*** Opening Provided data ***

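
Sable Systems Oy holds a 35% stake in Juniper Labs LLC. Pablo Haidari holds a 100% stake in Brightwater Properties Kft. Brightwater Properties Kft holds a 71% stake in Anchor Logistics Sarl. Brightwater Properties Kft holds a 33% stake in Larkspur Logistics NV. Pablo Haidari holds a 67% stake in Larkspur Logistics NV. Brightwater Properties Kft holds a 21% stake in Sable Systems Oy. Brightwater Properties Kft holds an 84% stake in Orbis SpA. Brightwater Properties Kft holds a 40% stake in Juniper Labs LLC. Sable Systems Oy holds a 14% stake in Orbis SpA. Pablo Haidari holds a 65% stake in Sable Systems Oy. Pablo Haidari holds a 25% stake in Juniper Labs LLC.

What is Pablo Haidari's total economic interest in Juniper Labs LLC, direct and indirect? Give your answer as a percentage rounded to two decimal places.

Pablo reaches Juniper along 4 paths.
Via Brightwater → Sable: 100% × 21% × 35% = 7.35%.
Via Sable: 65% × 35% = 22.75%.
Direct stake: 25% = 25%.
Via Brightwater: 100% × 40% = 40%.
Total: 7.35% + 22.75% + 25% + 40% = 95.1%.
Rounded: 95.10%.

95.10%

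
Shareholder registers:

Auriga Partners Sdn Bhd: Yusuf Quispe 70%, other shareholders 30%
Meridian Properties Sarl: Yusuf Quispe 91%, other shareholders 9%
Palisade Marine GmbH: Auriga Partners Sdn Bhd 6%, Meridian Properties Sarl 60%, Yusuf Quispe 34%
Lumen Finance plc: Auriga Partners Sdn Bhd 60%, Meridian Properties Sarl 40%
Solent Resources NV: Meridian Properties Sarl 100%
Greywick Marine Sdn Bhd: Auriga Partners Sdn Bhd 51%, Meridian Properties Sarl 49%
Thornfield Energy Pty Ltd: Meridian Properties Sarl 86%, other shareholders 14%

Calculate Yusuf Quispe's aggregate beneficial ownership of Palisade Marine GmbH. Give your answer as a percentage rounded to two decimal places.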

*** Closing Provided data ***

▶ **Problem to work on**
From the listing above, copy every line where the string "Yusuf" is found.

▶ **Task output**
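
Auriga Partners Sdn Bhd: Yusuf Quispe 70%, other shareholders 30%
Meridian Properties Sarl: Yusuf Quispe 91%, other shareholders 9%
Palisade Marine GmbH: Auriga Partners Sdn Bhd 6%, Meridian Properties Sarl 60%, Yusuf Quispe 34%
Calculate Yusuf Quispe's aggregate beneficial ownership of Palisade Marine GmbH. Give your answer as a percentage rounded to two decimal places.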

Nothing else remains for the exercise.